WHAT YOU ARE ASKED TO DO: All records below are to be set down exactly, each character intact.

--- INFORMATION PROVIDED Enclosed Below ---

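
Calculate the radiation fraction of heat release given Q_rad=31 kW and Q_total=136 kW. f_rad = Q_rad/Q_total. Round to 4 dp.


f_rad = Q_rad / Q_total
f_rad = 31 / 136 = 0.2279


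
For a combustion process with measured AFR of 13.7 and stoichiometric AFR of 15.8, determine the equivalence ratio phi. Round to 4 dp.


phi = AFR_stoich / AFR_actual
phi = 15.8 / 13.7 = 1.1533


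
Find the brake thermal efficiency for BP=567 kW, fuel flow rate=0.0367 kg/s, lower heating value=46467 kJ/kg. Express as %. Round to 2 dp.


eta_BTE = (BP / (mf * LHV)) * 100
Denominator = 0.0367 * 46467 = 1705.3389 kW
eta_BTE = (567 / 1705.3389) * 100 = 33.25%


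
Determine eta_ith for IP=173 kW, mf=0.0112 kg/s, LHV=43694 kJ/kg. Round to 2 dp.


eta_ith = (IP / (mf * LHV)) * 100
Denominator = 0.0112 * 43694 = 489.3728 kW
eta_ith = (173 / 489.3728) * 100 = 35.35%


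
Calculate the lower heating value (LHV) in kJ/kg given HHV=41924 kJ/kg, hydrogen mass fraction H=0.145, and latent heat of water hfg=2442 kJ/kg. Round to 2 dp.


LHV = HHV - hfg * 9 * H
Water correction = 2442 * 9 * 0.145 = 3186.810 kJ/kg
LHV = 41924 - 3186.810 = 38737.19 kJ/kg


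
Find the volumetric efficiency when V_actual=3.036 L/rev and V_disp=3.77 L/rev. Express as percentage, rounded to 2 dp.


eta_v = (V_actual / V_disp) * 100
Ratio = 3.036 / 3.77 = 0.8053
eta_v = 0.8053 * 100 = 80.53%


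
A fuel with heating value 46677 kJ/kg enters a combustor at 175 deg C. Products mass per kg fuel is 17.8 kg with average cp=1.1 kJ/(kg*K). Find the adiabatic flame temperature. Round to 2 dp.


T_ad = T_in + Hc / (m_p * cp)
Denominator = 17.8 * 1.1 = 19.5800
Temperature rise = 46677 / 19.5800 = 2383.91 K
T_ad = 175 + 2383.91 = 2558.91 deg C


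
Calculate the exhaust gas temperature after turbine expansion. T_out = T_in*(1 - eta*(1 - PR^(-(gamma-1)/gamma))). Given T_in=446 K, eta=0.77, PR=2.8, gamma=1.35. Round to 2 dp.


T_out = T_in * (1 - eta * (1 - PR^(-(gamma-1)/gamma)))
Exponent = -(1.35-1)/1.35 = -0.25925926
PR^exp = 2.8^(-0.25925926) = 0.76572026
Factor = 1 - 0.77*(1 - 0.76572026) = 0.81960460
T_out = 446 * 0.81960460 = 365.54 K


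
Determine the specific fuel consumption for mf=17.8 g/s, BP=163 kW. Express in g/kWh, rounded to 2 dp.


SFC = (mf / BP) * 3600
Rate = 17.8 / 163 = 0.109202 g/(s*kW)
SFC = 0.109202 * 3600 = 393.13 g/kWh


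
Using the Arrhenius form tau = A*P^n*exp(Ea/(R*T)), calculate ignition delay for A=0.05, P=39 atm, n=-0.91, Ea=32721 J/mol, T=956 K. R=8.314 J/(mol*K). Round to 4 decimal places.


tau = A * P^n * exp(Ea/(R*T))
P^n = 39^(-0.91) = 0.03565588
Ea/(R*T) = 32721/(8.314*956) = 4.116789
exp(Ea/(R*T)) = 61.361920
tau = 0.05 * 0.03565588 * 61.361920 = 0.1094 ms


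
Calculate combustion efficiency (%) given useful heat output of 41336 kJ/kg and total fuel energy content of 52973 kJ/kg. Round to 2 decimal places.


Efficiency = (Q_useful / Q_fuel) * 100
Efficiency = (41336 / 52973) * 100
Efficiency = 0.7803 * 100 = 78.03%


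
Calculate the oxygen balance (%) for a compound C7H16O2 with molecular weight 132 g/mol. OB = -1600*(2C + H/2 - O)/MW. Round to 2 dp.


OB = -1600 * (2C + H/2 - O) / MW
Inner = 2*7 + 16/2 - 2 = 20.00
OB = -1600 * 20.00 / 132 = -242.42%


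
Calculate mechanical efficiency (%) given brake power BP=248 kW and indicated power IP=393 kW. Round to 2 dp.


eta_mech = (BP / IP) * 100
Ratio = 248 / 393 = 0.6310
eta_mech = 0.6310 * 100 = 63.10%


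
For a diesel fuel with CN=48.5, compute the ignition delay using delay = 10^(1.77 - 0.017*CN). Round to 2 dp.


delay = 10^(1.77 - 0.017*CN)
Exponent = 1.77 - 0.017*48.5 = 0.9455
delay = 10^0.9455 = 8.82 ms


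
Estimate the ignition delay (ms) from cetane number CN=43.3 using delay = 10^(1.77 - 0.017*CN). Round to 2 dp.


delay = 10^(1.77 - 0.017*CN)
Exponent = 1.77 - 0.017*43.3 = 1.0339
delay = 10^1.0339 = 10.81 ms


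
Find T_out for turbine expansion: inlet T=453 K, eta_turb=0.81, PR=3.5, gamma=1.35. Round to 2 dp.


T_out = T_in * (1 - eta * (1 - PR^(-(gamma-1)/gamma)))
Exponent = -(1.35-1)/1.35 = -0.25925926
PR^exp = 3.5^(-0.25925926) = 0.72267881
Factor = 1 - 0.81*(1 - 0.72267881) = 0.77536984
T_out = 453 * 0.77536984 = 351.24 K


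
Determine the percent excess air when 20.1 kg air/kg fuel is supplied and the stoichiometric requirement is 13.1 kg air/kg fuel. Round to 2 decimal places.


Excess air = actual - stoichiometric = 20.1 - 13.1 = 7.00 kg/kg fuel
Excess air % = (excess / stoich) * 100 = (7.00 / 13.1) * 100 = 53.44%


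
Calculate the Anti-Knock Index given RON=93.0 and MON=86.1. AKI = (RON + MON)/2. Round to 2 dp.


AKI = (RON + MON) / 2
AKI = (93.0 + 86.1) / 2
AKI = 179.1 / 2 = 89.55


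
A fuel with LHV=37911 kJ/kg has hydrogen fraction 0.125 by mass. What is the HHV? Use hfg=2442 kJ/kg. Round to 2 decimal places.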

--- End of Enclosed INFORMATION PROVIDED ---

SOLUTION FOR THIS EXERCISE:
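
Calculate the radiation fraction of heat release given Q_rad=31 kW and Q_total=136 kW. f_rad = Q_rad/Q_total. Round to 4 dp.


f_rad = Q_rad / Q_total
f_rad = 31 / 136 = 0.2279


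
For a combustion process with measured AFR of 13.7 and stoichiometric AFR of 15.8, determine the equivalence ratio phi. Round to 4 dp.


phi = AFR_stoich / AFR_actual
phi = 15.8 / 13.7 = 1.1533


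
Find the brake thermal efficiency for BP=567 kW, fuel flow rate=0.0367 kg/s, lower heating value=46467 kJ/kg. Express as %. Round to 2 dp.


eta_BTE = (BP / (mf * LHV)) * 100
Denominator = 0.0367 * 46467 = 1705.3389 kW
eta_BTE = (567 / 1705.3389) * 100 = 33.25%


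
Determine eta_ith for IP=173 kW, mf=0.0112 kg/s, LHV=43694 kJ/kg. Round to 2 dp.


eta_ith = (IP / (mf * LHV)) * 100
Denominator = 0.0112 * 43694 = 489.3728 kW
eta_ith = (173 / 489.3728) * 100 = 35.35%


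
Calculate the lower heating value (LHV) in kJ/kg given HHV=41924 kJ/kg, hydrogen mass fraction H=0.145, and latent heat of water hfg=2442 kJ/kg. Round to 2 dp.


LHV = HHV - hfg * 9 * H
Water correction = 2442 * 9 * 0.145 = 3186.810 kJ/kg
LHV = 41924 - 3186.810 = 38737.19 kJ/kg


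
Find the volumetric efficiency when V_actual=3.036 L/rev and V_disp=3.77 L/rev. Express as percentage, rounded to 2 dp.


eta_v = (V_actual / V_disp) * 100
Ratio = 3.036 / 3.77 = 0.8053
eta_v = 0.8053 * 100 = 80.53%


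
A fuel with heating value 46677 kJ/kg enters a combustor at 175 deg C. Products mass per kg fuel is 17.8 kg with average cp=1.1 kJ/(kg*K). Find the adiabatic flame temperature. Round to 2 dp.


T_ad = T_in + Hc / (m_p * cp)
Denominator = 17.8 * 1.1 = 19.5800
Temperature rise = 46677 / 19.5800 = 2383.91 K
T_ad = 175 + 2383.91 = 2558.91 deg C


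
Calculate the exhaust gas temperature after turbine expansion. T_out = T_in*(1 - eta*(1 - PR^(-(gamma-1)/gamma))). Given T_in=446 K, eta=0.77, PR=2.8, gamma=1.35. Round to 2 dp.


T_out = T_in * (1 - eta * (1 - PR^(-(gamma-1)/gamma)))
Exponent = -(1.35-1)/1.35 = -0.25925926
PR^exp = 2.8^(-0.25925926) = 0.76572026
Factor = 1 - 0.77*(1 - 0.76572026) = 0.81960460
T_out = 446 * 0.81960460 = 365.54 K


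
Determine the specific fuel consumption for mf=17.8 g/s, BP=163 kW. Express in g/kWh, rounded to 2 dp.


SFC = (mf / BP) * 3600
Rate = 17.8 / 163 = 0.109202 g/(s*kW)
SFC = 0.109202 * 3600 = 393.13 g/kWh


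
Using the Arrhenius form tau = A*P^n*exp(Ea/(R*T)), calculate ignition delay for A=0.05, P=39 atm, n=-0.91, Ea=32721 J/mol, T=956 K. R=8.314 J/(mol*K). Round to 4 decimal places.


tau = A * P^n * exp(Ea/(R*T))
P^n = 39^(-0.91) = 0.03565588
Ea/(R*T) = 32721/(8.314*956) = 4.116789
exp(Ea/(R*T)) = 61.361920
tau = 0.05 * 0.03565588 * 61.361920 = 0.1094 ms


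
Calculate combustion efficiency (%) given useful heat output of 41336 kJ/kg and total fuel energy content of 52973 kJ/kg. Round to 2 decimal places.


Efficiency = (Q_useful / Q_fuel) * 100
Efficiency = (41336 / 52973) * 100
Efficiency = 0.7803 * 100 = 78.03%


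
Calculate the oxygen balance (%) for a compound C7H16O2 with molecular weight 132 g/mol. OB = -1600*(2C + H/2 - O)/MW. Round to 2 dp.


OB = -1600 * (2C + H/2 - O) / MW
Inner = 2*7 + 16/2 - 2 = 20.00
OB = -1600 * 20.00 / 132 = -242.42%


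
Calculate mechanical efficiency (%) given brake power BP=248 kW and indicated power IP=393 kW. Round to 2 dp.


eta_mech = (BP / IP) * 100
Ratio = 248 / 393 = 0.6310
eta_mech = 0.6310 * 100 = 63.10%


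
For a diesel fuel with CN=48.5, compute the ignition delay using delay = 10^(1.77 - 0.017*CN). Round to 2 dp.


delay = 10^(1.77 - 0.017*CN)
Exponent = 1.77 - 0.017*48.5 = 0.9455
delay = 10^0.9455 = 8.82 ms


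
Estimate the ignition delay (ms) from cetane number CN=43.3 using delay = 10^(1.77 - 0.017*CN). Round to 2 dp.


delay = 10^(1.77 - 0.017*CN)
Exponent = 1.77 - 0.017*43.3 = 1.0339
delay = 10^1.0339 = 10.81 ms


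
Find T_out for turbine expansion: inlet T=453 K, eta_turb=0.81, PR=3.5, gamma=1.35. Round to 2 dp.


T_out = T_in * (1 - eta * (1 - PR^(-(gamma-1)/gamma)))
Exponent = -(1.35-1)/1.35 = -0.25925926
PR^exp = 3.5^(-0.25925926) = 0.72267881
Factor = 1 - 0.81*(1 - 0.72267881) = 0.77536984
T_out = 453 * 0.77536984 = 351.24 K


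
Determine the percent excess air when 20.1 kg air/kg fuel is supplied and the stoichiometric requirement is 13.1 kg air/kg fuel. Round to 2 decimal places.


Excess air = actual - stoichiometric = 20.1 - 13.1 = 7.00 kg/kg fuel
Excess air % = (excess / stoich) * 100 = (7.00 / 13.1) * 100 = 53.44%


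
Calculate the Anti-Knock Index given RON=93.0 and MON=86.1. AKI = (RON + MON)/2. Round to 2 dp.


AKI = (RON + MON) / 2
AKI = (93.0 + 86.1) / 2
AKI = 179.1 / 2 = 89.55


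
A fuel with LHV=37911 kJ/kg has hydrogen fraction 0.125 by mass. What is the HHV? Use hfg=2442 kJ/kg. Round to 2 decimal places.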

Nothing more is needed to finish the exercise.